Aim of the exercise:
Give again, word for word, each line below starting at the one that contains "Evaluate the product 39*543." and ending at the one that contains "(D) -56 + x + x^2".

== Data ==

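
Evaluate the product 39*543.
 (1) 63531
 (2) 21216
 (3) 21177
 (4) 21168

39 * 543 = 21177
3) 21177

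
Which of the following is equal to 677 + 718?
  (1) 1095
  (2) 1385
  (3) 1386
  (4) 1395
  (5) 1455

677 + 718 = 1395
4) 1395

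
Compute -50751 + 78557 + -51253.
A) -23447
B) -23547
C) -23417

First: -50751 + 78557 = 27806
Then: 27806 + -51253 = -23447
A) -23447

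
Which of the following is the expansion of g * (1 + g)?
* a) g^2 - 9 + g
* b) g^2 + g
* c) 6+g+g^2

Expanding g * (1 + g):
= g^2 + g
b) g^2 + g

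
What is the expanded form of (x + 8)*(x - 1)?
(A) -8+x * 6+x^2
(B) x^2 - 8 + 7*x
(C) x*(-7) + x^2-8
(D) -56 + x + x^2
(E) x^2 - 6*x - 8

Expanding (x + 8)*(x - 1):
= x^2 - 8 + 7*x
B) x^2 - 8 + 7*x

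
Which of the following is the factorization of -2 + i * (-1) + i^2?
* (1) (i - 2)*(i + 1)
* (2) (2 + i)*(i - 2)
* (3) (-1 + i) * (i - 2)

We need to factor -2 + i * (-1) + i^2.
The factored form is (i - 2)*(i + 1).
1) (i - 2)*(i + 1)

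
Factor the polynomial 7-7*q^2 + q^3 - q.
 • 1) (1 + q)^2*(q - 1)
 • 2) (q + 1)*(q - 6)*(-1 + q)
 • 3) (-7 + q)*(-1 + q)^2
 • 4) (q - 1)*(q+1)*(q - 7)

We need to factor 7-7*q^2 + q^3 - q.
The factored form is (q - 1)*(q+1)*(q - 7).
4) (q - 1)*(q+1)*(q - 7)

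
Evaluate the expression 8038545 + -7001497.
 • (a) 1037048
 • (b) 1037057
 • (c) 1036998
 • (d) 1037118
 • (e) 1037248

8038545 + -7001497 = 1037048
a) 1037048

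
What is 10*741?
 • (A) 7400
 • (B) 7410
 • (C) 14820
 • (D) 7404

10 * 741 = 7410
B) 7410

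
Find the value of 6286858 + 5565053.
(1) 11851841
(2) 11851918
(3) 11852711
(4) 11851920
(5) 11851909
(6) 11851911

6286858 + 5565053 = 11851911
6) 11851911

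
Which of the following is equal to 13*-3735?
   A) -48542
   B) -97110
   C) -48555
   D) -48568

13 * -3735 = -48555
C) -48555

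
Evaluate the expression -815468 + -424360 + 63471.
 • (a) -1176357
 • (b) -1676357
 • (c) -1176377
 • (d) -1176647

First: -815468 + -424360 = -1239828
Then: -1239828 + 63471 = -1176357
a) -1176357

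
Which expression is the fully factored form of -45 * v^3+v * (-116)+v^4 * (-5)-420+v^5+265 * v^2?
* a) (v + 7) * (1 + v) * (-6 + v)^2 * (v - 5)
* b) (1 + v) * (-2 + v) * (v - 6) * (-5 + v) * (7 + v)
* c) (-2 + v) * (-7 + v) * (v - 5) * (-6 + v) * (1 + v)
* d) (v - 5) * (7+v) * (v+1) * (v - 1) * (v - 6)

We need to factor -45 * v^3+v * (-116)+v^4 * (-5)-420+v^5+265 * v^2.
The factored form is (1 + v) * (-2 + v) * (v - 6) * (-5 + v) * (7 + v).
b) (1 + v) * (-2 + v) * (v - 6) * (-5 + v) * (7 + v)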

===
== Data ==

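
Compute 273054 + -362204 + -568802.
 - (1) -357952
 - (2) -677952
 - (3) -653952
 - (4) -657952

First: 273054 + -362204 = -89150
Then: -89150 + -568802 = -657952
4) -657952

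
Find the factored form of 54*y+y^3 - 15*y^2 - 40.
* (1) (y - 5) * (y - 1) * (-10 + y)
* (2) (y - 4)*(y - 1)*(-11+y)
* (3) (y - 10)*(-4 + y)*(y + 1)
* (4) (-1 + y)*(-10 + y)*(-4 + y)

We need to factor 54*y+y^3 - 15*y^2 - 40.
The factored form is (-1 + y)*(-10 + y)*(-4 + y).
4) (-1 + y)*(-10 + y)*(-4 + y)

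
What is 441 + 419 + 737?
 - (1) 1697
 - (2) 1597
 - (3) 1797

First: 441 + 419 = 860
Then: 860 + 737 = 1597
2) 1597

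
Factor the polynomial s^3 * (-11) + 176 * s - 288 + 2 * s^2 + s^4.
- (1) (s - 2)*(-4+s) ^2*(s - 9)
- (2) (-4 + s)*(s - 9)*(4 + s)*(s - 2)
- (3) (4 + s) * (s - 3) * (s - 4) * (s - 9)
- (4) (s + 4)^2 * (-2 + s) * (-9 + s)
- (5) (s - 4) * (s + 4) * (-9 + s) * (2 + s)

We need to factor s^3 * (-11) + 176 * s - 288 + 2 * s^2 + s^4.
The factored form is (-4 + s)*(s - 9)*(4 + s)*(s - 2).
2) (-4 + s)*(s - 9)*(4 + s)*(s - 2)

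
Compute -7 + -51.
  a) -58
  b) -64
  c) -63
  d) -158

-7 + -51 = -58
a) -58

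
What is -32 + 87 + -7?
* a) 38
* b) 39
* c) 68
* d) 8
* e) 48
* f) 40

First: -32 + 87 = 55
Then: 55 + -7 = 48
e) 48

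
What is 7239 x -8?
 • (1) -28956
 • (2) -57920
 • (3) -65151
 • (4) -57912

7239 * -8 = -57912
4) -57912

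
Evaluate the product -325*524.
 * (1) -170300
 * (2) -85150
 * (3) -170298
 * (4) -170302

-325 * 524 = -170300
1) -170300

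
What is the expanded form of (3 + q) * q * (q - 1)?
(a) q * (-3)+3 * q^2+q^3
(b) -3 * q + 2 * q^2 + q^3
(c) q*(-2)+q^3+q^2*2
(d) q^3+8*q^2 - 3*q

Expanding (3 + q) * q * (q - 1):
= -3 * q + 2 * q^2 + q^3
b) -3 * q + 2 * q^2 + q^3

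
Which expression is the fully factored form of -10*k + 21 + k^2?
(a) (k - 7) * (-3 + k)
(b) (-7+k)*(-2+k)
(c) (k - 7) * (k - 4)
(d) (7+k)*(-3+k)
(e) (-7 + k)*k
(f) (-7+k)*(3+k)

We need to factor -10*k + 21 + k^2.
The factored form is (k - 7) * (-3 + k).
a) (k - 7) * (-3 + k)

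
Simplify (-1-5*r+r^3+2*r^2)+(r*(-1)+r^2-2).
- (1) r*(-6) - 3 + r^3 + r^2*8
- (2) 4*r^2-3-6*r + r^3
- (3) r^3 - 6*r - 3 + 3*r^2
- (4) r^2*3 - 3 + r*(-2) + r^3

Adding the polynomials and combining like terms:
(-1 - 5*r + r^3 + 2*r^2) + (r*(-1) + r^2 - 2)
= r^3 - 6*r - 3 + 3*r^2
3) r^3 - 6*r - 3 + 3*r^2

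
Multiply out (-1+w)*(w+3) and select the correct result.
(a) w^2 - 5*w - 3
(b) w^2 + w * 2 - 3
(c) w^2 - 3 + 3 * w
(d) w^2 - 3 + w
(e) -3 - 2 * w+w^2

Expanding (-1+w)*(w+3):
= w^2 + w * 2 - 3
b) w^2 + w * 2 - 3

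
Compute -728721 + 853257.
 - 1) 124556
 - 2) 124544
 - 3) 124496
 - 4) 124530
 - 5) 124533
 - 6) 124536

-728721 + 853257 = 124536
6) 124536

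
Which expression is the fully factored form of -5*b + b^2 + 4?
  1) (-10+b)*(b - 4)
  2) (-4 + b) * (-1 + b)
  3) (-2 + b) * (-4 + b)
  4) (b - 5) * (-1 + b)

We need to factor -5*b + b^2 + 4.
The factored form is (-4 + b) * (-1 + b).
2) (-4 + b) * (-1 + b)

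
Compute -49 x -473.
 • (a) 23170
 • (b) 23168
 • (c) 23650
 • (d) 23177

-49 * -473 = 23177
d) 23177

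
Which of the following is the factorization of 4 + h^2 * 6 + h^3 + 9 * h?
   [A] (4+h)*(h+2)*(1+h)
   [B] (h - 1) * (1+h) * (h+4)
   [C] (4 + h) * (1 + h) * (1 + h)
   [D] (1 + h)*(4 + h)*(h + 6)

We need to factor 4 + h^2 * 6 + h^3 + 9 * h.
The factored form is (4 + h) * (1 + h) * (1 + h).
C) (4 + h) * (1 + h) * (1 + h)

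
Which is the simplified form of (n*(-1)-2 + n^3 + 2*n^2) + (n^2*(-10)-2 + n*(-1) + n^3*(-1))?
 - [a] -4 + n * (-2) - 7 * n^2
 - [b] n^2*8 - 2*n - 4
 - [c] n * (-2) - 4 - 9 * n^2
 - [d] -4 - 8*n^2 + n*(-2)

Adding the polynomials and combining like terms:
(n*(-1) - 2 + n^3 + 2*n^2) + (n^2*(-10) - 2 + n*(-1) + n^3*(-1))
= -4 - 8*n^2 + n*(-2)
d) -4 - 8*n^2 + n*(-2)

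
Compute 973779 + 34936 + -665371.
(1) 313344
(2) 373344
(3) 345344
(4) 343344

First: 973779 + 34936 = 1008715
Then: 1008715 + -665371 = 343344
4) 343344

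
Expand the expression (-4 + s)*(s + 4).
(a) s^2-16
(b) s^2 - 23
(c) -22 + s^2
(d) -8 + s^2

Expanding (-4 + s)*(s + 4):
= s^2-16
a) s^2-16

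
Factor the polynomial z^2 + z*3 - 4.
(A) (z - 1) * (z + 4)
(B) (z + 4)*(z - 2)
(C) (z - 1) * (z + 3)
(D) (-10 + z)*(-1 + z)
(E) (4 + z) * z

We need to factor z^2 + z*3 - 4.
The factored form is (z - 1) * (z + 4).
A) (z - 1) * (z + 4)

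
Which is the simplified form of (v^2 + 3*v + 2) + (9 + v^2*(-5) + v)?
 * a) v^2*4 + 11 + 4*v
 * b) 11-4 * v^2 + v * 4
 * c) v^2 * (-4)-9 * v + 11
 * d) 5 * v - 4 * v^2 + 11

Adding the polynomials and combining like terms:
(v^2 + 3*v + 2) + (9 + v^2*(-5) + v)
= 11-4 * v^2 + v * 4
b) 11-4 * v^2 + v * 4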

===

Worked solution:
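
Evaluate the product 39*543.
 (1) 63531
 (2) 21216
 (3) 21177
 (4) 21168

39 * 543 = 21177
3) 21177

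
Which of the following is equal to 677 + 718?
  (1) 1095
  (2) 1385
  (3) 1386
  (4) 1395
  (5) 1455

677 + 718 = 1395
4) 1395

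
Compute -50751 + 78557 + -51253.
A) -23447
B) -23547
C) -23417

First: -50751 + 78557 = 27806
Then: 27806 + -51253 = -23447
A) -23447

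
Which of the following is the expansion of g * (1 + g)?
* a) g^2 - 9 + g
* b) g^2 + g
* c) 6+g+g^2

Expanding g * (1 + g):
= g^2 + g
b) g^2 + g

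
What is the expanded form of (x + 8)*(x - 1)?
(A) -8+x * 6+x^2
(B) x^2 - 8 + 7*x
(C) x*(-7) + x^2-8
(D) -56 + x + x^2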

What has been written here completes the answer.